**Task goal**. Where "point" appears in a line of the entries below, that line should be copied.
Top of Task inputs
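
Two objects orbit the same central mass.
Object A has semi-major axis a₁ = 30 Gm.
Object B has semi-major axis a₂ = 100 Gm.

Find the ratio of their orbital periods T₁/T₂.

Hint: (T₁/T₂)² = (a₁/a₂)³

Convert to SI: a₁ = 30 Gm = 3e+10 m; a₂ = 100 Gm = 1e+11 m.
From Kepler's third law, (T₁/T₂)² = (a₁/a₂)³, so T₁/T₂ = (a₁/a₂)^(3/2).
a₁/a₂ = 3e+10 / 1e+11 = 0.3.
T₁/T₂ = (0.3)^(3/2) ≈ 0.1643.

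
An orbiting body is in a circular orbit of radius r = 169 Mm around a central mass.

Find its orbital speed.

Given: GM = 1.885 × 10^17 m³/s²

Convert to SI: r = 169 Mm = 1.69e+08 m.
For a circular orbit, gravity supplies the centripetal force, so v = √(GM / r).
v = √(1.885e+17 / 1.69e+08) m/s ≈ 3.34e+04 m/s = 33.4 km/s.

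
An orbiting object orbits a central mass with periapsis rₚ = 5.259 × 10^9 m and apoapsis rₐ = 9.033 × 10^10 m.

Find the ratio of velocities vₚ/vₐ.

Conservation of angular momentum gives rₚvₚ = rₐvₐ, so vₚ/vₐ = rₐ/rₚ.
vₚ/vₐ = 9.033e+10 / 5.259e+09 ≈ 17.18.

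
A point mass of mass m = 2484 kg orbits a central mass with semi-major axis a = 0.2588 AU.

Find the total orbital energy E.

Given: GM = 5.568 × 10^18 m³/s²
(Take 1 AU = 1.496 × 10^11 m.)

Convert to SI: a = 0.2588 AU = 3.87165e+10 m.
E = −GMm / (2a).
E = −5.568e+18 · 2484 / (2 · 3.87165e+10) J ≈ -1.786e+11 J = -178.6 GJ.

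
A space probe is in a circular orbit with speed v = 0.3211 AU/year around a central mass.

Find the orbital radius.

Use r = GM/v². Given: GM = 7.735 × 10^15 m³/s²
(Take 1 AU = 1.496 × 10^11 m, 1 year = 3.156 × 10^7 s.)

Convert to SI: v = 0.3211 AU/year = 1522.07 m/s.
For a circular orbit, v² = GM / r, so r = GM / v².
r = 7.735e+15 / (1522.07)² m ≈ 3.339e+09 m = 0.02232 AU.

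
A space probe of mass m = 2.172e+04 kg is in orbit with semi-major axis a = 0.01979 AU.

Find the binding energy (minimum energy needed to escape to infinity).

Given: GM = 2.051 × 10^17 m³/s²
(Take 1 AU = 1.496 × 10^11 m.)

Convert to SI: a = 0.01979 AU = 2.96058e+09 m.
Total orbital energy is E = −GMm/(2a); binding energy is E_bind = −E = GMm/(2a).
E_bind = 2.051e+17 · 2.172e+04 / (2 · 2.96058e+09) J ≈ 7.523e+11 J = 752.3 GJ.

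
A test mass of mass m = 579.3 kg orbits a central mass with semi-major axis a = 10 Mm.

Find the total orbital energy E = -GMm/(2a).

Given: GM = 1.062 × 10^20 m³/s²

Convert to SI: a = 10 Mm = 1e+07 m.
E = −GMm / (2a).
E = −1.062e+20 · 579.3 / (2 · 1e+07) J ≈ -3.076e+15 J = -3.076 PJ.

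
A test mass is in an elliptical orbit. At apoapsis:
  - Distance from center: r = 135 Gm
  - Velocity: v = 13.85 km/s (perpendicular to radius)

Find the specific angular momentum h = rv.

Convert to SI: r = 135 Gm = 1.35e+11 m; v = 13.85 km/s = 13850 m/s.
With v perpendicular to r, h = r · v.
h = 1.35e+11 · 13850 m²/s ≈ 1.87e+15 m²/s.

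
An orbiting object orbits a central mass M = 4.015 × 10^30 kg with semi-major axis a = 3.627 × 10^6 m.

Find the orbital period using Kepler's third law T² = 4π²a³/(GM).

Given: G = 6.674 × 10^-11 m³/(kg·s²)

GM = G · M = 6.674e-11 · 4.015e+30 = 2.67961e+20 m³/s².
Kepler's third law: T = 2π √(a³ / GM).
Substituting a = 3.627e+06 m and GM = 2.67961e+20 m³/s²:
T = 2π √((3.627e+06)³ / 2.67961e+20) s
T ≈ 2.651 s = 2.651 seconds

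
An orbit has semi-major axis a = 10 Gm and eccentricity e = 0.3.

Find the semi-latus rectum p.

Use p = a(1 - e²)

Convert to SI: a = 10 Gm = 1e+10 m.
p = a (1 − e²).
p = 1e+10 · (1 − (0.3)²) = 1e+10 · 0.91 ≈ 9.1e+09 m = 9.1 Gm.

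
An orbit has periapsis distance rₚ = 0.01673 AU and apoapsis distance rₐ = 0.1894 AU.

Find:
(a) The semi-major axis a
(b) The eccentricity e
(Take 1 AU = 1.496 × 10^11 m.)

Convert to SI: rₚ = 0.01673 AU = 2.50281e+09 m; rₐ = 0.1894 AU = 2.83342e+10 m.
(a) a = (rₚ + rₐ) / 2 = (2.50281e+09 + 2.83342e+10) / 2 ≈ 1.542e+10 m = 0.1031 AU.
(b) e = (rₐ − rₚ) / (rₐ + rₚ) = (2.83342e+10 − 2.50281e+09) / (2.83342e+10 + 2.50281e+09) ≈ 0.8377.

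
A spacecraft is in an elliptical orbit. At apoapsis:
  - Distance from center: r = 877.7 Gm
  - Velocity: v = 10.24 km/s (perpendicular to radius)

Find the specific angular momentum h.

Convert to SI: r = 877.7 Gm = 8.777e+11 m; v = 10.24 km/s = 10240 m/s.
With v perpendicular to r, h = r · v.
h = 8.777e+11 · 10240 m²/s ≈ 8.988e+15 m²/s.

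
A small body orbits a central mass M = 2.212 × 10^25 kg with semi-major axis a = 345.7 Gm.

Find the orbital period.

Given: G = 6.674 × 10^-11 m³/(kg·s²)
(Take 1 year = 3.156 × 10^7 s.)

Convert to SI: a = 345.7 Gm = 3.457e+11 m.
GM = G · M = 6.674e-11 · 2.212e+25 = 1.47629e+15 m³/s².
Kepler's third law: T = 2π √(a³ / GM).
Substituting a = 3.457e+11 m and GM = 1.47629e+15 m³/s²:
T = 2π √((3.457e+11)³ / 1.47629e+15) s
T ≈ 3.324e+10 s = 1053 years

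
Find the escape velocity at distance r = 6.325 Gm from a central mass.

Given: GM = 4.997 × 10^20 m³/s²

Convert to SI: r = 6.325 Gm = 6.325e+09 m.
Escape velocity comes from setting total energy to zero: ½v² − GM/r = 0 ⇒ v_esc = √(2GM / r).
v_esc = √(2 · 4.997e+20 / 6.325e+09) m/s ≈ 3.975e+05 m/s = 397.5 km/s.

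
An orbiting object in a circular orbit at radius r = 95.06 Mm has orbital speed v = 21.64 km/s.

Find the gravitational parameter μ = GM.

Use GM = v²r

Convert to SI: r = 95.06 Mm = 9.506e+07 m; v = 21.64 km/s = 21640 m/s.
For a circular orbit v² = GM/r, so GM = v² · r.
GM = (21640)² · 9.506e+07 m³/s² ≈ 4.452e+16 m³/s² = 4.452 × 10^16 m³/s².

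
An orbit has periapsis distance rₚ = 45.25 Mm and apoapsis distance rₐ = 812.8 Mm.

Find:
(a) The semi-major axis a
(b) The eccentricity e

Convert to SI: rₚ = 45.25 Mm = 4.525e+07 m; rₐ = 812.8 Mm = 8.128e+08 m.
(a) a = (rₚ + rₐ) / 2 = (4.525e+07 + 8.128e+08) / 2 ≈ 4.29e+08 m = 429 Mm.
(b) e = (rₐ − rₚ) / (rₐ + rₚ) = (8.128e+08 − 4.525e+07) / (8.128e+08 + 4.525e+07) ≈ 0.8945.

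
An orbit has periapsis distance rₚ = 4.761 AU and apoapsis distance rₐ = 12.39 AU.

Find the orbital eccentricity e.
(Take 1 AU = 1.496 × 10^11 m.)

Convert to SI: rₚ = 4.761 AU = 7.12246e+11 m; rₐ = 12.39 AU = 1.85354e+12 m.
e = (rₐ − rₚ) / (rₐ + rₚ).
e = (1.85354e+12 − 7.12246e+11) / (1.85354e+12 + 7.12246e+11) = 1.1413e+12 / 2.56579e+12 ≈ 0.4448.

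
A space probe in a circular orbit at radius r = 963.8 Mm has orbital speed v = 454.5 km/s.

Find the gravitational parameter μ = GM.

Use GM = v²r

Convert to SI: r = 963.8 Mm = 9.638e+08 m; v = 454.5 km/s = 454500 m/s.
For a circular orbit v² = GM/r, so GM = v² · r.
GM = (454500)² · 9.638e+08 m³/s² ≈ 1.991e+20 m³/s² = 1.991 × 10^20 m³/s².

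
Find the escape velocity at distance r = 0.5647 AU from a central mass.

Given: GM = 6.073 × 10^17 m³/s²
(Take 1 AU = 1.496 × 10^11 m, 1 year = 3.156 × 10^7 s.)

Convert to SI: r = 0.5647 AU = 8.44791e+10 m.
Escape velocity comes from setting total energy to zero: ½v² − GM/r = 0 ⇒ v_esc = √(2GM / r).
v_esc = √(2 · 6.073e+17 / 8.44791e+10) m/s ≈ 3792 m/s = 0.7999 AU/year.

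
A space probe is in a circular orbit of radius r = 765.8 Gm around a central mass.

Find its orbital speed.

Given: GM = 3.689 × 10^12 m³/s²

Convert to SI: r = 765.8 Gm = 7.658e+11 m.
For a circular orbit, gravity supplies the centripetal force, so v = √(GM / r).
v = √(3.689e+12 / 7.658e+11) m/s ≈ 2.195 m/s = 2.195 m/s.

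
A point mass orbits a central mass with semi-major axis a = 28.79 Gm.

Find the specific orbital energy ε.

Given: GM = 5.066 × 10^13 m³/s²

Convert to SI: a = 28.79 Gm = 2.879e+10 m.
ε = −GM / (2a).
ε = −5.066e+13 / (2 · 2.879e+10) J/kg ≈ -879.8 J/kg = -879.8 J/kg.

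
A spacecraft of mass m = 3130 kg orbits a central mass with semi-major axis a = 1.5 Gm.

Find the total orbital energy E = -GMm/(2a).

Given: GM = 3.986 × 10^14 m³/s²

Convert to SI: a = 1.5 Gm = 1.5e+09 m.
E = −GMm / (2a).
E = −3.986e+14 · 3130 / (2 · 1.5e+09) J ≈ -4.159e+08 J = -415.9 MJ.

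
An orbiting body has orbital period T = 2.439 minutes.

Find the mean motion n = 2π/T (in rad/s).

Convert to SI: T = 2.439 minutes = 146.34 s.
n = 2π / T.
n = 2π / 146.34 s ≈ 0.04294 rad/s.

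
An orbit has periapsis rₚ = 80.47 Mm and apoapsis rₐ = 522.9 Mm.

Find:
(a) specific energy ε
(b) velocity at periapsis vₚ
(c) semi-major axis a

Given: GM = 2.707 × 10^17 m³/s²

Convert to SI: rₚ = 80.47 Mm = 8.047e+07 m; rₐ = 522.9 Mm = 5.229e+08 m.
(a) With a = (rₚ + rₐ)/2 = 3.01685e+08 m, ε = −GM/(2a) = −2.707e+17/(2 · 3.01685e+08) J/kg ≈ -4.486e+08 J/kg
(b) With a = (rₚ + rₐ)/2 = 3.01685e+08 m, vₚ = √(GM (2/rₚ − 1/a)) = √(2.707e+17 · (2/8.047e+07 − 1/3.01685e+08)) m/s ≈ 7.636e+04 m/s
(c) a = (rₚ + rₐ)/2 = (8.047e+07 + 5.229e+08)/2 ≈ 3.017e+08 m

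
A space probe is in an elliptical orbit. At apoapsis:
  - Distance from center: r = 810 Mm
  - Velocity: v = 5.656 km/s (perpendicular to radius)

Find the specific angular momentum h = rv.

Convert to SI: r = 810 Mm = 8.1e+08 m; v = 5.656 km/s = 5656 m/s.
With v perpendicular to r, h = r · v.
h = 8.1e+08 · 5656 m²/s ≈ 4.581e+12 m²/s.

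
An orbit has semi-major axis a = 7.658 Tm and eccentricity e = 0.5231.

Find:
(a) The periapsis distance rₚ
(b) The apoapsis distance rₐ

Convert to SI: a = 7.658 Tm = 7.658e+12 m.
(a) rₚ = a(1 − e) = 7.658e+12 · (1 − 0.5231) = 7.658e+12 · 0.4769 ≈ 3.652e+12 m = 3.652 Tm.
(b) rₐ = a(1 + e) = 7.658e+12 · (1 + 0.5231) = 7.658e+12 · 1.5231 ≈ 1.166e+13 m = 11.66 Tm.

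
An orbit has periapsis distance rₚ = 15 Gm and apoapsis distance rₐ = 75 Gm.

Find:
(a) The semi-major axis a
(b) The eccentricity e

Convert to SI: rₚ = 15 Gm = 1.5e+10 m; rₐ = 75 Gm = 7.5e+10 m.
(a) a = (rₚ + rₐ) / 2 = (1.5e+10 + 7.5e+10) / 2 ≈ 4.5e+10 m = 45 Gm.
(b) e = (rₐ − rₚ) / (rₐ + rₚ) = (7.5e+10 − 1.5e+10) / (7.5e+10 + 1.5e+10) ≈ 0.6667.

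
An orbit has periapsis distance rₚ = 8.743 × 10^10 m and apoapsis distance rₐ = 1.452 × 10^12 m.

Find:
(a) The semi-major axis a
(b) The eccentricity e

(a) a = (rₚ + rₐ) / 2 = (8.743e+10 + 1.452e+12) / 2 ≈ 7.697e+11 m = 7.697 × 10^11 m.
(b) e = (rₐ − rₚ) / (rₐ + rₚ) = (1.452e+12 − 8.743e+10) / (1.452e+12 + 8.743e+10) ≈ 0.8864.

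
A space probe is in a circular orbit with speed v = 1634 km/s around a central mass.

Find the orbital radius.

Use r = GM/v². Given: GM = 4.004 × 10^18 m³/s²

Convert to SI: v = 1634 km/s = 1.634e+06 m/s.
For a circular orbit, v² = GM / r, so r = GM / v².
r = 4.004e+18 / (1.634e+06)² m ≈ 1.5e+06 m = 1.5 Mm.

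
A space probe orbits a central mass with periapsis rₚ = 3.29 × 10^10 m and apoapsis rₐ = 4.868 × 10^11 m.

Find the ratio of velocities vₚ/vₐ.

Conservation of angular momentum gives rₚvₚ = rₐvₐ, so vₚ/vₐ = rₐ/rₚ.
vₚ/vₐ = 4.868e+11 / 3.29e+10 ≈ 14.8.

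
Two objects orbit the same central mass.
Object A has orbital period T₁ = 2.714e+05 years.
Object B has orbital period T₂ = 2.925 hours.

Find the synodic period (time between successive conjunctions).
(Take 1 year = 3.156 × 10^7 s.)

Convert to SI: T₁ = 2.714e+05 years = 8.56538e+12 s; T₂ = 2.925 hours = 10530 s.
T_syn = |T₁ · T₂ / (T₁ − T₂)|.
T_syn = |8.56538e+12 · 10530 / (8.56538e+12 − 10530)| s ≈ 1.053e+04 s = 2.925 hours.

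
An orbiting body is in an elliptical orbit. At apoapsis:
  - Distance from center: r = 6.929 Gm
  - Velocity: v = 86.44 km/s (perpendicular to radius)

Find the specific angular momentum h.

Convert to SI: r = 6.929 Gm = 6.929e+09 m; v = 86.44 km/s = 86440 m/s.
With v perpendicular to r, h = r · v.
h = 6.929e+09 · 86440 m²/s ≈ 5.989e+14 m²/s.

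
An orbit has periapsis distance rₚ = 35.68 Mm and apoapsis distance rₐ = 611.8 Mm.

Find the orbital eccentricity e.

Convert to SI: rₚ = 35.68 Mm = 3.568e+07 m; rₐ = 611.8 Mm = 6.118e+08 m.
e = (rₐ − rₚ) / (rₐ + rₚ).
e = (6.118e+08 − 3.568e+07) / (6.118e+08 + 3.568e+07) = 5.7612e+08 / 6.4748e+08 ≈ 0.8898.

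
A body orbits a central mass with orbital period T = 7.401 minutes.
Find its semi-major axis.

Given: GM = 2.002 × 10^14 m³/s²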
Bottom of Task inputs
**Problem solution**.
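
A point mass of mass m = 2484 kg orbits a central mass with semi-major axis a = 0.2588 AU.
A point mass orbits a central mass with semi-major axis a = 28.79 Gm.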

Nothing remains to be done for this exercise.